**What to produce:**
Using the records below, write out again exactly the lines that begin at the line containing "2 and shift 7." and end at the line containing "shift 3 onward.", and no other lines.

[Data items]
-=-=-=-=-

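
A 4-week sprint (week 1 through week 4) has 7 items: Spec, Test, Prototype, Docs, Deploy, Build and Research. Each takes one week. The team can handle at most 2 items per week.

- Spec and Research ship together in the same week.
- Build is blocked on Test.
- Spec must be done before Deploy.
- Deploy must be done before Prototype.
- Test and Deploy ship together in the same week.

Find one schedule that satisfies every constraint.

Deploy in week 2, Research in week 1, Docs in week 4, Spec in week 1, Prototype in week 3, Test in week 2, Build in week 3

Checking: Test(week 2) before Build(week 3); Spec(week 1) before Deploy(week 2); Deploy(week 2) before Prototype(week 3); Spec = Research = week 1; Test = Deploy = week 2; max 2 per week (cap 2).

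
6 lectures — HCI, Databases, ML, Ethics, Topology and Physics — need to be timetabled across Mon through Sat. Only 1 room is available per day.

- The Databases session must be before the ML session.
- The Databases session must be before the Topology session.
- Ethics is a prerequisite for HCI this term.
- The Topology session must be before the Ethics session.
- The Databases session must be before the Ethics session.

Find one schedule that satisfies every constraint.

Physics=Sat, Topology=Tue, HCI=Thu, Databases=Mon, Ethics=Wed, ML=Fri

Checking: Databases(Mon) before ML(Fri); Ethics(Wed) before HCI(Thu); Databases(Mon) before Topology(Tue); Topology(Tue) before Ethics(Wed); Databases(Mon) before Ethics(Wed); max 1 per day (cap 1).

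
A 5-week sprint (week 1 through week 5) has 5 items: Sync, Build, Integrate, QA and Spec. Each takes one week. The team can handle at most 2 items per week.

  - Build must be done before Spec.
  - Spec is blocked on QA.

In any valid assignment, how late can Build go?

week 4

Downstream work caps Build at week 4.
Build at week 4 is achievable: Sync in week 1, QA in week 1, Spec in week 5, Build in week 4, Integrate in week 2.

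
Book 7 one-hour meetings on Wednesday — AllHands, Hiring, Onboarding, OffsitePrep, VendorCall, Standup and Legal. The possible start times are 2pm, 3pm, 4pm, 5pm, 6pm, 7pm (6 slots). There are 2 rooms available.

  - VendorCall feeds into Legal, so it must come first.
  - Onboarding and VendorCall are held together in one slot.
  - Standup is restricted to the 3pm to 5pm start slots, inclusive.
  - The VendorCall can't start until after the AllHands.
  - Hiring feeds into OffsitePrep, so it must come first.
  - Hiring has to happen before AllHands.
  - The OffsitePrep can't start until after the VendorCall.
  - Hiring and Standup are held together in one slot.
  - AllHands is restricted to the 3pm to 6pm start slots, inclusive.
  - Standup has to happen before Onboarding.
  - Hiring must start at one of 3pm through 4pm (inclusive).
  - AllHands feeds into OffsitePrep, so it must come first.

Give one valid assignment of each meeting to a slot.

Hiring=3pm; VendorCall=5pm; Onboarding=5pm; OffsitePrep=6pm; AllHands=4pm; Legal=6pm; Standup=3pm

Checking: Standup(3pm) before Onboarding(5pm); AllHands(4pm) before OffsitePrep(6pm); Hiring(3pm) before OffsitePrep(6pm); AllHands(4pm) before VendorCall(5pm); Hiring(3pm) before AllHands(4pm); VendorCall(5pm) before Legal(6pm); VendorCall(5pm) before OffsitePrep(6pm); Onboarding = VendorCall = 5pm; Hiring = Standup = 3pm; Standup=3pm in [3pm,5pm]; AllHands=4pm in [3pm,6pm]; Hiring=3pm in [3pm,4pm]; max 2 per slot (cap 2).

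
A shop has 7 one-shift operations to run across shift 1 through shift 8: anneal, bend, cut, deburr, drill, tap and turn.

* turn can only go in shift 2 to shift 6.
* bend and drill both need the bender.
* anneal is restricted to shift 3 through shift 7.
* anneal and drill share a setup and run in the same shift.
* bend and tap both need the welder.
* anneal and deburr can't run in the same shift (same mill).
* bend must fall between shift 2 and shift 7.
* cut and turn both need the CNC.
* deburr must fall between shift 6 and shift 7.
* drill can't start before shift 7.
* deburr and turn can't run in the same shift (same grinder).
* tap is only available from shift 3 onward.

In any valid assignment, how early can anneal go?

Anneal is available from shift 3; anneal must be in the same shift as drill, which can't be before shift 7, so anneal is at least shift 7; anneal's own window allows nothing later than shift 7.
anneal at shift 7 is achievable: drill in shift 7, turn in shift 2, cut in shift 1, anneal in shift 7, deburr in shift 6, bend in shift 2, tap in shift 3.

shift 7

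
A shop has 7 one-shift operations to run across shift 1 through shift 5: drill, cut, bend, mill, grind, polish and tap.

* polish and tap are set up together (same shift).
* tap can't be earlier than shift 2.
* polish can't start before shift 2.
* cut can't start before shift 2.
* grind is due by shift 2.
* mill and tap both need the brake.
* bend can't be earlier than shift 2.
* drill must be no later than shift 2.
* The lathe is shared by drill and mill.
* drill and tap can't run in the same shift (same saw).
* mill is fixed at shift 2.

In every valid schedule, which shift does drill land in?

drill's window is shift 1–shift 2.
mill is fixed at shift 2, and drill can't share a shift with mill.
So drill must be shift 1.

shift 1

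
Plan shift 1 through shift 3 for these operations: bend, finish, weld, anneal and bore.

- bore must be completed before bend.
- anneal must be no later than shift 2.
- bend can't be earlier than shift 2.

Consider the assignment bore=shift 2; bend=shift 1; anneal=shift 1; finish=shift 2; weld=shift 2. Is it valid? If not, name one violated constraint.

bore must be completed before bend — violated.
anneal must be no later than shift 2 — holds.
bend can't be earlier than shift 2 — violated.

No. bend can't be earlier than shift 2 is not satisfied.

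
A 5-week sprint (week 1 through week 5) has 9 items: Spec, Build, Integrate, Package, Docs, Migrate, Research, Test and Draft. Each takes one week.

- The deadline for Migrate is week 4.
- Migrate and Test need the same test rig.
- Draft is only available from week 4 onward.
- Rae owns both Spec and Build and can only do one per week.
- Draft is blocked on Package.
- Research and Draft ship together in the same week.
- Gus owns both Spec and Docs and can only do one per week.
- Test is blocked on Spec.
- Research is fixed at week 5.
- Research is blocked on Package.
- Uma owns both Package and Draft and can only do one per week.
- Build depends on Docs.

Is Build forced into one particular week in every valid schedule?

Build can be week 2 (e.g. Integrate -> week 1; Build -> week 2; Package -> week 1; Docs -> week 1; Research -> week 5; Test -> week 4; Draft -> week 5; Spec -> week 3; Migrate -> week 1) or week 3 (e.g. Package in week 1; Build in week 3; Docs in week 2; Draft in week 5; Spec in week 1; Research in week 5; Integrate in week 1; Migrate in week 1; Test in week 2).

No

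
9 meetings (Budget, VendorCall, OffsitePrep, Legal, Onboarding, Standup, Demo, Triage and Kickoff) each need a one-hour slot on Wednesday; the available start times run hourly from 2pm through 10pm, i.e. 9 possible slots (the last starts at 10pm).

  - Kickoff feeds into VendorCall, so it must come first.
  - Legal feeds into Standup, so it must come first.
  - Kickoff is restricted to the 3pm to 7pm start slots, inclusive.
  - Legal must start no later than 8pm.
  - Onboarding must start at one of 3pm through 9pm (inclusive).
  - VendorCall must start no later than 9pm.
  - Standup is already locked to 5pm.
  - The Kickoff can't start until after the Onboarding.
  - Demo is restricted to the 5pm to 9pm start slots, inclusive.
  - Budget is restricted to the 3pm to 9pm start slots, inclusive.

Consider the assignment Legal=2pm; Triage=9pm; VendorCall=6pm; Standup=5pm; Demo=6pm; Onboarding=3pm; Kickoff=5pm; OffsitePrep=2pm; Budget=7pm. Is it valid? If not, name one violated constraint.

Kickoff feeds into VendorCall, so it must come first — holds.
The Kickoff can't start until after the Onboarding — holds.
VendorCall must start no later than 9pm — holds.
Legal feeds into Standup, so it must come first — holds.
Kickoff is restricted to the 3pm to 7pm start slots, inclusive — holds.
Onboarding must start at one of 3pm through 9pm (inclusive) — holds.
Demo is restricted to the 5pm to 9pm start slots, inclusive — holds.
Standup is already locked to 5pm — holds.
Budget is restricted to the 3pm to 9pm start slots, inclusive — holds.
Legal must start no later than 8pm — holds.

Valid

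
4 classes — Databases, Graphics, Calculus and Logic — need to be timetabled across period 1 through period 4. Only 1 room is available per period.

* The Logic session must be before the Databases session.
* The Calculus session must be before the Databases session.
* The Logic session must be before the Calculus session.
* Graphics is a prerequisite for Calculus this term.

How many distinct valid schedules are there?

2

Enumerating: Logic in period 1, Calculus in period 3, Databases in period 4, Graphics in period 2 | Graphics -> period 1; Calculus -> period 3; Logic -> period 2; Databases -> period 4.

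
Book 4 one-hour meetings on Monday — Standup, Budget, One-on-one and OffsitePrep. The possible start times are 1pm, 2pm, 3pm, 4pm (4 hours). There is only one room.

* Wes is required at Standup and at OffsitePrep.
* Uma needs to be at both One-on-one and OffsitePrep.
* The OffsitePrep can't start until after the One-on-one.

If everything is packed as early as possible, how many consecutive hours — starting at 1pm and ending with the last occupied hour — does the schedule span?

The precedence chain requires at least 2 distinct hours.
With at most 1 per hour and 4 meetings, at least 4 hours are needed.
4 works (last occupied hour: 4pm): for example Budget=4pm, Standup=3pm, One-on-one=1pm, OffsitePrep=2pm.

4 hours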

-=-=-=-=-

**Response:**
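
* bend must fall between shift 2 and shift 7.
* cut and turn both need the CNC.
* deburr must fall between shift 6 and shift 7.
* drill can't start before shift 7.
* deburr and turn can't run in the same shift (same grinder).
* tap is only available from shift 3 onward.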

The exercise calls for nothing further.